:: What is expected ::
Each entry below is to be duplicated precisely.

(Stored data entries)
>>>
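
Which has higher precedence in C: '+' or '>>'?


'+' is additive (level 9); '>>' is shift (level 8)
Higher level binds tighter
'+' has higher precedence than '>>'


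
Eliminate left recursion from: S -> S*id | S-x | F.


Left-recursive alternatives: S*id, S-x; non-recursive: F
Introduce S': S -> FS', S' -> *idS' | -xS' | ε


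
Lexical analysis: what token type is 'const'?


Pattern: reserved word
Type: KEYWORD


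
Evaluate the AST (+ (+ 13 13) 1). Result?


Evaluate inner: (+ 13 13) = 26
Evaluate root: (+ 26 1) = 27
Result: 27


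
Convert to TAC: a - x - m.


Break into single-operator statements:
t1 = a - x
t2 = t1 - m


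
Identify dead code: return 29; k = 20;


statement follows a return and is unreachable
Dead: 'k = 20'


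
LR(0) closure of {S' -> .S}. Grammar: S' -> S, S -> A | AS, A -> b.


Start: S' -> .S
For each item with dot before a nonterminal B, add B -> .γ for every B-production
Closure: [S' -> .S, S -> .A, S -> .AS, A -> .b]


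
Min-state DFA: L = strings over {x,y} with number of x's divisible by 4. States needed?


Track (count of x) mod 4: states 0..3, accept at 0
Minimal DFA: 4 states


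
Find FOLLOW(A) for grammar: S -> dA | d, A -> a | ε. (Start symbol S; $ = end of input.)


$ ∈ FOLLOW(S). For each A -> αBβ: add FIRST(β)\{ε} to FOLLOW(B); if β nullable, add FOLLOW(A).
FOLLOW(A) = {$}


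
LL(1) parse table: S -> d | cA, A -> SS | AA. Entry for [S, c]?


For [S, c]: 'c' ∈ FIRST(cA)
Entry: S -> cA


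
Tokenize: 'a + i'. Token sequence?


Scan left to right, longest-match per lexeme
Tokens: ID(a), OP(+), ID(i)


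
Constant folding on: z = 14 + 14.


14 + 14 = 28 at compile time
Optimized: z = 28


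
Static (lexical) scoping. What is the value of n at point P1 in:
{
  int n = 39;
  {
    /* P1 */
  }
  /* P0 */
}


P1's block does not declare n; resolves to the enclosing declaration at depth 0
n = 39


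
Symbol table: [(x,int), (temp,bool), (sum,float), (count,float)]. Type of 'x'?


Lookup 'x' → type int


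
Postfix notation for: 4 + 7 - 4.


Left to right (same or higher precedence on left)
Postfix: 4 7 + 4 -


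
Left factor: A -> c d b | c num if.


Common prefix: 'c'
Factored: A -> c A', A' -> d b | num if


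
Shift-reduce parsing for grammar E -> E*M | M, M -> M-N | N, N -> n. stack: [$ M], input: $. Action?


lookahead ∉ {-} so M won't extend; reduce E -> M
Action: reduce (E -> M)


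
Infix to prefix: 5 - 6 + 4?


left-to-right (same/higher precedence on left): tree is (+ (- 5 6) 4)
Prefix: + - 5 6 4


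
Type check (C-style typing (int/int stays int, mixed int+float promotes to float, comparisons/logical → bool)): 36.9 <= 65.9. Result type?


Operand types: float <= float
Rule: comparison yields bool
Result type: bool


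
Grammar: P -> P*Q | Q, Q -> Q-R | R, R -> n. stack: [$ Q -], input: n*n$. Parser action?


no handle; shift 'n'
Action: shift


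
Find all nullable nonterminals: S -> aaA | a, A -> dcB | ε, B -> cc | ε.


A nonterminal is nullable iff some alternative derives ε (directly, or every symbol in it is nullable)
Nullable: {A, B}


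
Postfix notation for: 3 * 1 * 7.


Left to right (same or higher precedence on left)
Postfix: 3 1 * 7 *


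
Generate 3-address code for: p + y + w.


Break into single-operator statements:
t1 = p + y
t2 = t1 + w


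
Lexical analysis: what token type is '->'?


Pattern: operator symbol
Type: OPERATOR


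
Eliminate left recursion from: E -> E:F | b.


Left-recursive alternatives: E:F; non-recursive: b
Introduce E': E -> bE', E' -> :FE' | ε


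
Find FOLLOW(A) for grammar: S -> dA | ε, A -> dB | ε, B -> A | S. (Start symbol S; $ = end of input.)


$ ∈ FOLLOW(S). For each A -> αBβ: add FIRST(β)\{ε} to FOLLOW(B); if β nullable, add FOLLOW(A).
FOLLOW(A) = {$}


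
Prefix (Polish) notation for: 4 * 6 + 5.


left-to-right (same/higher precedence on left): tree is (+ (* 4 6) 5)
Prefix: + * 4 6 5


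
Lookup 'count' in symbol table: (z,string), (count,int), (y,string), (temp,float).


Lookup 'count' → type int


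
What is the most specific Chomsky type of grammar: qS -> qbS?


LHS has context (more than one symbol) and |LHS| ≤ |RHS|
Classification: Type 1 (Context-Sensitive)


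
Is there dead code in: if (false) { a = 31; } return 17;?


condition is constant false, so the whole block is unreachable
Dead: 'if (false) { a = 31; }'


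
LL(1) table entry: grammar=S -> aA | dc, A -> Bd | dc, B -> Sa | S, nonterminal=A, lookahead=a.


For [A, a]: 'a' ∈ FIRST(Bd)
Entry: A -> Bd


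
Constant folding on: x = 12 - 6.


12 - 6 = 6 at compile time
Optimized: x = 6


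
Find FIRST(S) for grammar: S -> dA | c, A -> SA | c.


Per alternative of S: FIRST(dA) = {d}; FIRST(c) = {c}
FIRST(S) = {c, d}


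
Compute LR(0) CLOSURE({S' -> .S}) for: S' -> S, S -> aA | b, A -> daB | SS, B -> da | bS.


Start: S' -> .S
For each item with dot before a nonterminal B, add B -> .γ for every B-production
Closure: [S' -> .S, S -> .aA, S -> .b]


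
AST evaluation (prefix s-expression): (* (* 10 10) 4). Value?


Evaluate inner: (* 10 10) = 100
Evaluate root: (* 100 4) = 400
Result: 400


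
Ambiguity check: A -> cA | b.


right-linear, alternatives start with distinct terminals 'c' vs 'b': unique leftmost derivation
Unambiguous


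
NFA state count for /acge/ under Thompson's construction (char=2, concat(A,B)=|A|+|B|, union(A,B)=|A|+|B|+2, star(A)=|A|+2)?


Syntax tree has 4 char leaf(s), 0 union(s), 0 star(s)
chars contribute 4×2 = 8; each union adds +2; each star adds +2
Total: 8 + 0 + 0 = 8 states


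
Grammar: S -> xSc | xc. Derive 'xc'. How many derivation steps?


Derivation: S => xc
Steps: 1


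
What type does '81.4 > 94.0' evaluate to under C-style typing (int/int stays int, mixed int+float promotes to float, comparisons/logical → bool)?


Operand types: float > float
Rule: comparison yields bool
Result type: bool


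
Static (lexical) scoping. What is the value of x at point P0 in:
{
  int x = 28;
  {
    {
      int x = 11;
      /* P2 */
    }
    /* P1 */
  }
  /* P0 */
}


x declared in the same block as P0
x = 28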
<<<
:: Response box ::
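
Which has higher precedence in C: '+' or '>>'?


'+' is additive (level 9); '>>' is shift (level 8)
Higher level binds tighter
'+' has higher precedence than '>>'


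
Eliminate left recursion from: S -> S*id | S-x | F.


Left-recursive alternatives: S*id, S-x; non-recursive: F
Introduce S': S -> FS', S' -> *idS' | -xS' | ε


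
Lexical analysis: what token type is 'const'?


Pattern: reserved word
Type: KEYWORD


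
Evaluate the AST (+ (+ 13 13) 1). Result?


Evaluate inner: (+ 13 13) = 26
Evaluate root: (+ 26 1) = 27
Result: 27


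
Convert to TAC: a - x - m.


Break into single-operator statements:
t1 = a - x
t2 = t1 - m


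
Identify dead code: return 29; k = 20;


statement follows a return and is unreachable
Dead: 'k = 20'


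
LR(0) closure of {S' -> .S}. Grammar: S' -> S, S -> A | AS, A -> b.


Start: S' -> .S
For each item with dot before a nonterminal B, add B -> .γ for every B-production
Closure: [S' -> .S, S -> .A, S -> .AS, A -> .b]


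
Min-state DFA: L = strings over {x,y} with number of x's divisible by 4. States needed?


Track (count of x) mod 4: states 0..3, accept at 0
Minimal DFA: 4 states


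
Find FOLLOW(A) for grammar: S -> dA | d, A -> a | ε. (Start symbol S; $ = end of input.)


$ ∈ FOLLOW(S). For each A -> αBβ: add FIRST(β)\{ε} to FOLLOW(B); if β nullable, add FOLLOW(A).
FOLLOW(A) = {$}


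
LL(1) parse table: S -> d | cA, A -> SS | AA. Entry for [S, c]?


For [S, c]: 'c' ∈ FIRST(cA)
Entry: S -> cA


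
Tokenize: 'a + i'. Token sequence?


Scan left to right, longest-match per lexeme
Tokens: ID(a), OP(+), ID(i)


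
Constant folding on: z = 14 + 14.


14 + 14 = 28 at compile time
Optimized: z = 28


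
Static (lexical) scoping. What is the value of n at point P1 in:
{
  int n = 39;
  {
    /* P1 */
  }
  /* P0 */
}


P1's block does not declare n; resolves to the enclosing declaration at depth 0
n = 39


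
Symbol table: [(x,int), (temp,bool), (sum,float), (count,float)]. Type of 'x'?


Lookup 'x' → type int


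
Postfix notation for: 4 + 7 - 4.


Left to right (same or higher precedence on left)
Postfix: 4 7 + 4 -


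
Left factor: A -> c d b | c num if.


Common prefix: 'c'
Factored: A -> c A', A' -> d b | num if


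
Shift-reduce parsing for grammar E -> E*M | M, M -> M-N | N, N -> n. stack: [$ M], input: $. Action?


lookahead ∉ {-} so M won't extend; reduce E -> M
Action: reduce (E -> M)


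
Infix to prefix: 5 - 6 + 4?


left-to-right (same/higher precedence on left): tree is (+ (- 5 6) 4)
Prefix: + - 5 6 4


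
Type check (C-style typing (int/int stays int, mixed int+float promotes to float, comparisons/logical → bool)): 36.9 <= 65.9. Result type?


Operand types: float <= float
Rule: comparison yields bool
Result type: bool


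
Grammar: P -> P*Q | Q, Q -> Q-R | R, R -> n. stack: [$ Q -], input: n*n$. Parser action?


no handle; shift 'n'
Action: shift


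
Find all nullable nonterminals: S -> aaA | a, A -> dcB | ε, B -> cc | ε.


A nonterminal is nullable iff some alternative derives ε (directly, or every symbol in it is nullable)
Nullable: {A, B}


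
Postfix notation for: 3 * 1 * 7.


Left to right (same or higher precedence on left)
Postfix: 3 1 * 7 *


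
Generate 3-address code for: p + y + w.


Break into single-operator statements:
t1 = p + y
t2 = t1 + w


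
Lexical analysis: what token type is '->'?


Pattern: operator symbol
Type: OPERATOR


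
Eliminate left recursion from: E -> E:F | b.


Left-recursive alternatives: E:F; non-recursive: b
Introduce E': E -> bE', E' -> :FE' | ε


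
Find FOLLOW(A) for grammar: S -> dA | ε, A -> dB | ε, B -> A | S. (Start symbol S; $ = end of input.)


$ ∈ FOLLOW(S). For each A -> αBβ: add FIRST(β)\{ε} to FOLLOW(B); if β nullable, add FOLLOW(A).
FOLLOW(A) = {$}


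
Prefix (Polish) notation for: 4 * 6 + 5.


left-to-right (same/higher precedence on left): tree is (+ (* 4 6) 5)
Prefix: + * 4 6 5


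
Lookup 'count' in symbol table: (z,string), (count,int), (y,string), (temp,float).


Lookup 'count' → type int


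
What is the most specific Chomsky type of grammar: qS -> qbS?


LHS has context (more than one symbol) and |LHS| ≤ |RHS|
Classification: Type 1 (Context-Sensitive)


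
Is there dead code in: if (false) { a = 31; } return 17;?


condition is constant false, so the whole block is unreachable
Dead: 'if (false) { a = 31; }'


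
LL(1) table entry: grammar=S -> aA | dc, A -> Bd | dc, B -> Sa | S, nonterminal=A, lookahead=a.


For [A, a]: 'a' ∈ FIRST(Bd)
Entry: A -> Bd


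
Constant folding on: x = 12 - 6.


12 - 6 = 6 at compile time
Optimized: x = 6


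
Find FIRST(S) for grammar: S -> dA | c, A -> SA | c.


Per alternative of S: FIRST(dA) = {d}; FIRST(c) = {c}
FIRST(S) = {c, d}


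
Compute LR(0) CLOSURE({S' -> .S}) for: S' -> S, S -> aA | b, A -> daB | SS, B -> da | bS.


Start: S' -> .S
For each item with dot before a nonterminal B, add B -> .γ for every B-production
Closure: [S' -> .S, S -> .aA, S -> .b]


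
AST evaluation (prefix s-expression): (* (* 10 10) 4). Value?


Evaluate inner: (* 10 10) = 100
Evaluate root: (* 100 4) = 400
Result: 400


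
Ambiguity check: A -> cA | b.


right-linear, alternatives start with distinct terminals 'c' vs 'b': unique leftmost derivation
Unambiguous


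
NFA state count for /acge/ under Thompson's construction (char=2, concat(A,B)=|A|+|B|, union(A,B)=|A|+|B|+2, star(A)=|A|+2)?


Syntax tree has 4 char leaf(s), 0 union(s), 0 star(s)
chars contribute 4×2 = 8; each union adds +2; each star adds +2
Total: 8 + 0 + 0 = 8 states


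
Grammar: S -> xSc | xc. Derive 'xc'. How many derivation steps?


Derivation: S => xc
Steps: 1


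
What type does '81.4 > 94.0' evaluate to under C-style typing (int/int stays int, mixed int+float promotes to float, comparisons/logical → bool)?


Operand types: float > float
Rule: comparison yields bool
Result type: bool


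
Static (lexical) scoping. What is the value of x at point P0 in:
{
  int x = 28;
  {
    {
      int x = 11;
      /* P2 */
    }
    /* P1 */
  }
  /* P0 */
}


x declared in the same block as P0
x = 28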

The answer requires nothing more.